Problem to work on: Reproduce exactly the line with "If the midpoint" and the lines after it. Stop at the last line of the data and include nothing else.
*** Opening of Input ***
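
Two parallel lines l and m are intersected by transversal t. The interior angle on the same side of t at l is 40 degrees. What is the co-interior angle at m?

Co-interior angles sum to 180: 180 - 40 = 140 degrees.

140 degrees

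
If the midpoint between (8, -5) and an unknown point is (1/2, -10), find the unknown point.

Using the midpoint formula: M = ((x1 + x2)/2, (y1 + y2)/2)
We know M = (1/2, -10) and L = (8, -5)
For x: 1/2 = (8 + x2)/2, so x2 = 2*1/2 - 8 = -7
For y: -10 = (-5 + y2)/2, so y2 = 2*-10 - -5 = -15
M = (-7, -15)

(-7, -15)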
*** Close of Input ***
Task answer:
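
If the midpoint between (8, -5) and an unknown point is (1/2, -10), find the unknown point.

Using the midpoint formula: M = ((x1 + x2)/2, (y1 + y2)/2)
We know M = (1/2, -10) and L = (8, -5)
For x: 1/2 = (8 + x2)/2, so x2 = 2*1/2 - 8 = -7
For y: -10 = (-5 + y2)/2, so y2 = 2*-10 - -5 = -15
M = (-7, -15)

(-7, -15)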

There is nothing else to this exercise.